---------- RECORDED INFORMATION
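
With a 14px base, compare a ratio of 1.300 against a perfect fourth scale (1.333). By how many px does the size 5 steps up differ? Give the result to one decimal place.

6.9px

At 1.300: 14.0 × 1.300⁵ = 51.981px
Perfect fourth: 14.0 × 1.333⁵ = 58.922px
Difference: 58.922 − 51.981 = 6.941px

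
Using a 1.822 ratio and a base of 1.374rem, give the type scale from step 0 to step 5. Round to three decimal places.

1.374rem, 2.503rem, 4.561rem, 8.311rem, 15.142rem, 27.589rem

Step 0: 1.374rem
Step 1: 1.374 × 1.822 = 2.503
Step 2: 1.374 × 1.822² = 4.561
Step 3: 1.374 × 1.822³ = 8.311
Step 4: 1.374 × 1.822⁴ = 15.142
Step 5: 1.374 × 1.822⁵ = 27.589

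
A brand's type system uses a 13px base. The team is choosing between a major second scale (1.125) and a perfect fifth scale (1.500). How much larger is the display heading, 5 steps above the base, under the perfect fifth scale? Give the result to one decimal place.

Major second: 13.0 × 1.125⁵ = 23.426px
Perfect fifth: 13.0 × 1.500⁵ = 98.719px
Difference: 98.719 − 23.426 = 75.293px

75.3px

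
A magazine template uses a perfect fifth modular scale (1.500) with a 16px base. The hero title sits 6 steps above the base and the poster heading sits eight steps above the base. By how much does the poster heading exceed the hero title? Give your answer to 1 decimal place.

227.8px

Step 6: 16.0 × 1.500⁶ = 182.250px
Step 8: 16.0 × 1.500⁸ = 410.062px
Difference: 410.062 − 182.250 = 227.812px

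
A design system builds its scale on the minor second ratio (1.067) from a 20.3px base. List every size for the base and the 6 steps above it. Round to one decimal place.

20.3px, 21.7px, 23.1px, 24.7px, 26.3px, 28.1px, 30.0px

Step 0: 20.3px
Step 1: 20.3 × 1.067 = 21.7
Step 2: 20.3 × 1.067² = 23.1
Step 3: 20.3 × 1.067³ = 24.7
Step 4: 20.3 × 1.067⁴ = 26.3
Step 5: 20.3 × 1.067⁵ = 28.1
Step 6: 20.3 × 1.067⁶ = 30.0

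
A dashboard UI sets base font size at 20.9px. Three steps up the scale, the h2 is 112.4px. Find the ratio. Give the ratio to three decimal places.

r³ = 112.4 / 20.9, so r = (112.4/20.9)^(1/3).
r = 5.3780^(1/3) ≈ 1.7520

1.752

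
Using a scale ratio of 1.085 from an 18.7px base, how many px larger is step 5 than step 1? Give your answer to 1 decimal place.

Step 1: 18.7 × 1.085 = 20.290px
Step 5: 18.7 × 1.085⁵ = 28.118px
Difference: 28.118 − 20.290 = 7.828px

7.8px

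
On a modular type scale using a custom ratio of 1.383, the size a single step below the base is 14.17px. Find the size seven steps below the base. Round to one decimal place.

14.17 ÷ 1.383⁶ = 14.17 ÷ 6.99734 ≈ 2.025

2.0px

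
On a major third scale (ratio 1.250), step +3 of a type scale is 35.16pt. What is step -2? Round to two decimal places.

11.52pt

35.16 ÷ 1.250⁵ = 35.16 ÷ 3.05176 ≈ 11.521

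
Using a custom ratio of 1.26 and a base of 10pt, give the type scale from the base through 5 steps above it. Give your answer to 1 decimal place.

10.0pt, 12.6pt, 15.9pt, 20.0pt, 25.2pt, 31.8pt

Step 0: 10pt
Step 1: 10.0 × 1.26 = 12.6
Step 2: 10.0 × 1.26² = 15.9
Step 3: 10.0 × 1.26³ = 20.0
Step 4: 10.0 × 1.26⁴ = 25.2
Step 5: 10.0 × 1.26⁵ = 31.8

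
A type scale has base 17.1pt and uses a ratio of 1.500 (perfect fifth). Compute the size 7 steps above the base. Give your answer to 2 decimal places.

292.17pt

17.1 × 1.500⁷ = 17.1 × 17.08594 ≈ 292.17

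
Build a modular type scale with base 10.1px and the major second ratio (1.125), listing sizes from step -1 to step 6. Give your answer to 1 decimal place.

Step -1: 10.1 ÷ 1.125 = 9.0
Step 0: 10.1px
Step 1: 10.1 × 1.125 = 11.4
Step 2: 10.1 × 1.125² = 12.8
Step 3: 10.1 × 1.125³ = 14.4
Step 4: 10.1 × 1.125⁴ = 16.2
Step 5: 10.1 × 1.125⁵ = 18.2
Step 6: 10.1 × 1.125⁶ = 20.5

9.0px, 10.1px, 11.4px, 12.8px, 14.4px, 16.2px, 18.2px, 20.5px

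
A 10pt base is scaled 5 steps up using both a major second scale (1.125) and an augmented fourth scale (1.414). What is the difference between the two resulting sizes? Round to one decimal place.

38.5pt

Major second: 10.0 × 1.125⁵ = 18.020pt
Augmented fourth: 10.0 × 1.414⁵ = 56.526pt
Difference: 56.526 − 18.020 = 38.506pt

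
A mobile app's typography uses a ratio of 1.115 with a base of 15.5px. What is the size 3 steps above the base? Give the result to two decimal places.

Each step on a modular scale multiplies by the ratio, so the size n steps from the base is base × ratioⁿ.
15.5 × 1.115³ = 15.5 × 1.38620 ≈ 21.49

21.49px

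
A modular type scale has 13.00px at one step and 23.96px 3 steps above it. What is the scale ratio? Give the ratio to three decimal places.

1.226

The ratio satisfies 13.00 × r³ = 23.96, so r = (23.96 / 13.00)^(1/3).
r = 1.8431^(1/3) ≈ 1.2261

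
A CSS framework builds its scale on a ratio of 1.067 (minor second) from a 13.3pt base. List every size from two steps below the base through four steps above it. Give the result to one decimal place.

11.7pt, 12.5pt, 13.3pt, 14.2pt, 15.1pt, 16.2pt, 17.2pt

Step -2: 13.3 ÷ 1.067² = 11.7
Step -1: 13.3 ÷ 1.067 = 12.5
Step 0: 13.3pt
Step 1: 13.3 × 1.067 = 14.2
Step 2: 13.3 × 1.067² = 15.1
Step 3: 13.3 × 1.067³ = 16.2
Step 4: 13.3 × 1.067⁴ = 17.2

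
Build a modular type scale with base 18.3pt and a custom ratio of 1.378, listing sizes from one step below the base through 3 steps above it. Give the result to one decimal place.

Step -1: 18.3 ÷ 1.378 = 13.3
Step 0: 18.3pt
Step 1: 18.3 × 1.378 = 25.2
Step 2: 18.3 × 1.378² = 34.7
Step 3: 18.3 × 1.378³ = 47.9

13.3pt, 18.3pt, 25.2pt, 34.7pt, 47.9pt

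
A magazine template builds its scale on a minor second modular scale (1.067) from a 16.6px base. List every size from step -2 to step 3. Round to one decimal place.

Step -2: 16.6 ÷ 1.067² = 14.6
Step -1: 16.6 ÷ 1.067 = 15.6
Step 0: 16.6px
Step 1: 16.6 × 1.067 = 17.7
Step 2: 16.6 × 1.067² = 18.9
Step 3: 16.6 × 1.067³ = 20.2

14.6px, 15.6px, 16.6px, 17.7px, 18.9px, 20.2px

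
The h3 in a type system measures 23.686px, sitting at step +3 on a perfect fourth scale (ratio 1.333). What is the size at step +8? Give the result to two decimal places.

99.69px

23.686 × 1.333⁵ = 23.686 × 4.20873 ≈ 99.688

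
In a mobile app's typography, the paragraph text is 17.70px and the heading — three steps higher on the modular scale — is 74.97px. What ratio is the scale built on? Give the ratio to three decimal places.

1.618

The ratio satisfies 17.70 × r³ = 74.97, so r = (74.97 / 17.70)^(1/3).
r = 4.2356^(1/3) ≈ 1.6180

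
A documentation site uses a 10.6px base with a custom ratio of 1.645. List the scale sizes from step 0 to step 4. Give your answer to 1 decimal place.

10.6px, 17.4px, 28.7px, 47.2px, 77.6px

Step 0: 10.6px
Step 1: 10.6 × 1.645 = 17.4
Step 2: 10.6 × 1.645² = 28.7
Step 3: 10.6 × 1.645³ = 47.2
Step 4: 10.6 × 1.645⁴ = 77.6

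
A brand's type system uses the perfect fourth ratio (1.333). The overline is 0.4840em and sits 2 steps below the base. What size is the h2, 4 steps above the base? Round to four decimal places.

2.7154em

0.4840 × 1.333⁶ = 0.4840 × 5.61023 ≈ 2.7154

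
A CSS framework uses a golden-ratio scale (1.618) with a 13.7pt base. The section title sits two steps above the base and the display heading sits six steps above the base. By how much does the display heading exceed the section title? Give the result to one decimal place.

Step 2: 13.7 × 1.618² = 35.866pt
Step 6: 13.7 × 1.618⁶ = 245.806pt
Difference: 245.806 − 35.866 = 209.940pt

209.9pt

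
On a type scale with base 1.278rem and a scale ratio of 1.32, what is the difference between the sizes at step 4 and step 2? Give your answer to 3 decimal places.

Step 2: 1.278 × 1.32² = 2.22679rem
Step 4: 1.278 × 1.32⁴ = 3.87995rem
Difference: 3.87995 − 2.22679 = 1.65316rem

1.653rem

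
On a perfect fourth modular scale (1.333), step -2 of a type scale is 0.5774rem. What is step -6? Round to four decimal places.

The gap is -6 − (-2) = -4 steps, so the factor is 1.333^-4.
0.5774 ÷ 1.333⁴ = 0.5774 ÷ 3.15733 ≈ 0.1829

0.1829rem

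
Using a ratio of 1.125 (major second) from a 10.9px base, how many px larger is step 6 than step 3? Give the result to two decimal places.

6.58px

Step 3: 10.9 × 1.125³ = 15.5197px
Step 6: 10.9 × 1.125⁶ = 22.0974px
Difference: 22.0974 − 15.5197 = 6.5777px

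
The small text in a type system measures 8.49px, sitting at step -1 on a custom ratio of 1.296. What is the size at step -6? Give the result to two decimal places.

8.49 ÷ 1.296⁵ = 8.49 ÷ 3.65616 ≈ 2.322

2.32px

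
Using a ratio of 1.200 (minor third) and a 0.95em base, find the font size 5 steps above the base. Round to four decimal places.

2.3639em

Every step multiplies by the scale ratio.
0.95 × 1.200⁵ = 0.95 × 2.48832 ≈ 2.3639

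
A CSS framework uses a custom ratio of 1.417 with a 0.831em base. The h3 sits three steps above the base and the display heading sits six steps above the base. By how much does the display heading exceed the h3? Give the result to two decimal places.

Step 3: 0.831 × 1.417³ = 2.3643em
Step 6: 0.831 × 1.417⁶ = 6.7270em
Difference: 6.7270 − 2.3643 = 4.3627em

4.36em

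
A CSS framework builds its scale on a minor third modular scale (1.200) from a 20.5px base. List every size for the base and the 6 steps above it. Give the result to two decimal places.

Step 0: 20.5px
Step 1: 20.5 × 1.200 = 24.60
Step 2: 20.5 × 1.200² = 29.52
Step 3: 20.5 × 1.200³ = 35.42
Step 4: 20.5 × 1.200⁴ = 42.51
Step 5: 20.5 × 1.200⁵ = 51.01
Step 6: 20.5 × 1.200⁶ = 61.21

20.50px, 24.60px, 29.52px, 35.42px, 42.51px, 51.01px, 61.21px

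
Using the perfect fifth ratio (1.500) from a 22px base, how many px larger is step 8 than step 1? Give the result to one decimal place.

530.8px

Step 1: 22.0 × 1.500 = 33.000px
Step 8: 22.0 × 1.500⁸ = 563.836px
Difference: 563.836 − 33.000 = 530.836px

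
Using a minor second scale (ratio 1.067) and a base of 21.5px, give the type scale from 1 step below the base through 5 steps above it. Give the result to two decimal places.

20.15px, 21.50px, 22.94px, 24.48px, 26.12px, 27.87px, 29.73px

Step -1: 21.5 ÷ 1.067 = 20.15
Step 0: 21.5px
Step 1: 21.5 × 1.067 = 22.94
Step 2: 21.5 × 1.067² = 24.48
Step 3: 21.5 × 1.067³ = 26.12
Step 4: 21.5 × 1.067⁴ = 27.87
Step 5: 21.5 × 1.067⁵ = 29.73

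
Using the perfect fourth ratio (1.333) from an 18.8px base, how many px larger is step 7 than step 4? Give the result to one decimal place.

81.2px

Step 4: 18.8 × 1.333⁴ = 59.358px
Step 7: 18.8 × 1.333⁷ = 140.595px
Difference: 140.595 − 59.358 = 81.237px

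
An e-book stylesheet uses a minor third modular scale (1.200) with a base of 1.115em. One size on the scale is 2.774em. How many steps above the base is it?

5

1.200ⁿ = 2.774 / 1.115 = 2.4879
n = ln(2.4879) / ln(1.200) = 0.9114 / 0.1823 ≈ 5.00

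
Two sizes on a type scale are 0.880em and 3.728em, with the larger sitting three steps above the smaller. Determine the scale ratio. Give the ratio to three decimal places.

1.618

r³ = 3.728 / 0.880, so r = (3.728/0.880)^(1/3).
r = 4.2364^(1/3) ≈ 1.6181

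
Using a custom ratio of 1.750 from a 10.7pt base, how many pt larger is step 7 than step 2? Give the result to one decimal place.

505.1pt

Step 2: 10.7 × 1.750² = 32.769pt
Step 7: 10.7 × 1.750⁷ = 537.836pt
Difference: 537.836 − 32.769 = 505.067pt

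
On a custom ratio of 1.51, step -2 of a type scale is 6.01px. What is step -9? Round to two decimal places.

0.34px

6.01 ÷ 1.51⁷ = 6.01 ÷ 17.89941 ≈ 0.336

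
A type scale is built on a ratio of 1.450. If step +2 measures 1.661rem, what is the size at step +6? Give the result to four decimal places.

7.3425rem

1.661 × 1.450⁴ = 1.661 × 4.42051 ≈ 7.3425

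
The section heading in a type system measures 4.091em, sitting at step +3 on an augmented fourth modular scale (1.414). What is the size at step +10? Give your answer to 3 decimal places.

4.091 × 1.414⁷ = 4.091 × 11.30175 ≈ 46.235

46.235em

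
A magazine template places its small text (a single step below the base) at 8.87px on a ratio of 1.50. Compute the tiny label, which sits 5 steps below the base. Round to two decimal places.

The gap is -5 − (-1) = -4 steps, so the factor is 1.50^-4.
8.87 ÷ 1.50⁴ = 8.87 ÷ 5.06250 ≈ 1.752

1.75px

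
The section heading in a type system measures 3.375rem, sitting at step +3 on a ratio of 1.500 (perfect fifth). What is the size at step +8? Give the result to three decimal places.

25.629rem

3.375 × 1.500⁵ = 3.375 × 7.59375 ≈ 25.629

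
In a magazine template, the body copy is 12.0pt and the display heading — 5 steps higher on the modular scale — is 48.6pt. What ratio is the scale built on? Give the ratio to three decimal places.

The ratio satisfies 12.0 × r⁵ = 48.6, so r = (48.6 / 12.0)^(1/5).
r = 4.0500^(1/5) ≈ 1.3228

1.323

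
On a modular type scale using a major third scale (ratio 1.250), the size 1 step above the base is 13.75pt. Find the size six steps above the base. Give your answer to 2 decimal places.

The gap is 6 − (1) = 5 steps, so the factor is 1.250^5.
13.75 × 1.250⁵ = 13.75 × 3.05176 ≈ 41.962

41.96pt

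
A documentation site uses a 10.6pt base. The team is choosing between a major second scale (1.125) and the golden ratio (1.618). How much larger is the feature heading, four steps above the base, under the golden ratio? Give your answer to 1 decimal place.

Major second: 10.6 × 1.125⁴ = 16.979pt
Golden ratio: 10.6 × 1.618⁴ = 72.647pt
Difference: 72.647 − 16.979 = 55.668pt

55.7pt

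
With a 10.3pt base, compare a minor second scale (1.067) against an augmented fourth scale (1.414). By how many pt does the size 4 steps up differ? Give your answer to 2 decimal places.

27.82pt

Minor second: 10.3 × 1.067⁴ = 13.3504pt
Augmented fourth: 10.3 × 1.414⁴ = 41.1751pt
Difference: 41.1751 − 13.3504 = 27.8247pt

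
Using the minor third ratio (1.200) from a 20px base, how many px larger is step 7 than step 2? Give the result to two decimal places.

Step 2: 20.0 × 1.200² = 28.8000px
Step 7: 20.0 × 1.200⁷ = 71.6636px
Difference: 71.6636 − 28.8000 = 42.8636px

42.86px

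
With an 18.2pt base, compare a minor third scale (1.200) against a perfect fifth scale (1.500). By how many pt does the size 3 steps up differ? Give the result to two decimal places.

Minor third: 18.2 × 1.200³ = 31.4496pt
Perfect fifth: 18.2 × 1.500³ = 61.4250pt
Difference: 61.4250 − 31.4496 = 29.9754pt

29.98pt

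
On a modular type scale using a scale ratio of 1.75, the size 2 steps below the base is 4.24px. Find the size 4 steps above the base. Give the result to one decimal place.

4.24 × 1.75⁶ = 4.24 × 28.72290 ≈ 121.785

121.8px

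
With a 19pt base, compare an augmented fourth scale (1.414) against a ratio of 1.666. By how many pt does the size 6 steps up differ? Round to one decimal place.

254.4pt

Augmented fourth: 19.0 × 1.414⁶ = 151.862pt
At 1.666: 19.0 × 1.666⁶ = 406.260pt
Difference: 406.260 − 151.862 = 254.398pt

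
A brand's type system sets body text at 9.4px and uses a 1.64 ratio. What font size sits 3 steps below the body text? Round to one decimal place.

A modular type scale is a geometric sequence: sizeₙ = base × rⁿ.
9.4 ÷ 1.64³ = 9.4 ÷ 4.41094 ≈ 2.13

2.1px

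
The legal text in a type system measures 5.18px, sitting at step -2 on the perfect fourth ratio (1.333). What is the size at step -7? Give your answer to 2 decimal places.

Moving from step -2 to step -7 is 5 steps down, so divide by r⁵.
5.18 ÷ 1.333⁵ = 5.18 ÷ 4.20873 ≈ 1.231

1.23px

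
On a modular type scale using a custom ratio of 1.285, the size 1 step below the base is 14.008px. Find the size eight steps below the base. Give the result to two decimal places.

2.42px

14.008 ÷ 1.285⁷ = 14.008 ÷ 5.78525 ≈ 2.421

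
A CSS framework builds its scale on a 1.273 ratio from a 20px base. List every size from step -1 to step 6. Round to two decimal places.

Step -1: 20.0 ÷ 1.273 = 15.71
Step 0: 20px
Step 1: 20.0 × 1.273 = 25.46
Step 2: 20.0 × 1.273² = 32.41
Step 3: 20.0 × 1.273³ = 41.26
Step 4: 20.0 × 1.273⁴ = 52.52
Step 5: 20.0 × 1.273⁵ = 66.86
Step 6: 20.0 × 1.273⁶ = 85.11

15.71px, 20.00px, 25.46px, 32.41px, 41.26px, 52.52px, 66.86px, 85.11px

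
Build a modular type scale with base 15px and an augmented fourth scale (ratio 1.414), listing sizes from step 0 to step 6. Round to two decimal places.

15.00px, 21.21px, 29.99px, 42.41px, 59.96px, 84.79px, 119.89px

Step 0: 15px
Step 1: 15.0 × 1.414 = 21.21
Step 2: 15.0 × 1.414² = 29.99
Step 3: 15.0 × 1.414³ = 42.41
Step 4: 15.0 × 1.414⁴ = 59.96
Step 5: 15.0 × 1.414⁵ = 84.79
Step 6: 15.0 × 1.414⁶ = 119.89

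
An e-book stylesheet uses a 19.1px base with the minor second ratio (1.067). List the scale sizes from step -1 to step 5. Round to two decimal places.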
--------------------
TASK DIRECTIONS: The answer must be the lines from the one containing "base. Give the result to two decimal places." to the final line of the data above, copied exactly, both included, with nothing added.

TASK SOLUTION:
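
On a modular type scale using a custom ratio of 1.285, the size 1 step below the base is 14.008px. Find the size eight steps below the base. Give the result to two decimal places.

2.42px

14.008 ÷ 1.285⁷ = 14.008 ÷ 5.78525 ≈ 2.421

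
A CSS framework builds its scale on a 1.273 ratio from a 20px base. List every size from step -1 to step 6. Round to two decimal places.

Step -1: 20.0 ÷ 1.273 = 15.71
Step 0: 20px
Step 1: 20.0 × 1.273 = 25.46
Step 2: 20.0 × 1.273² = 32.41
Step 3: 20.0 × 1.273³ = 41.26
Step 4: 20.0 × 1.273⁴ = 52.52
Step 5: 20.0 × 1.273⁵ = 66.86
Step 6: 20.0 × 1.273⁶ = 85.11

15.71px, 20.00px, 25.46px, 32.41px, 41.26px, 52.52px, 66.86px, 85.11px

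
Build a modular type scale with base 15px and an augmented fourth scale (ratio 1.414), listing sizes from step 0 to step 6. Round to two decimal places.

15.00px, 21.21px, 29.99px, 42.41px, 59.96px, 84.79px, 119.89px

Step 0: 15px
Step 1: 15.0 × 1.414 = 21.21
Step 2: 15.0 × 1.414² = 29.99
Step 3: 15.0 × 1.414³ = 42.41
Step 4: 15.0 × 1.414⁴ = 59.96
Step 5: 15.0 × 1.414⁵ = 84.79
Step 6: 15.0 × 1.414⁶ = 119.89

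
An e-book stylesheet uses a 19.1px base with the minor second ratio (1.067). List the scale sizes from step -1 to step 5. Round to two decimal places.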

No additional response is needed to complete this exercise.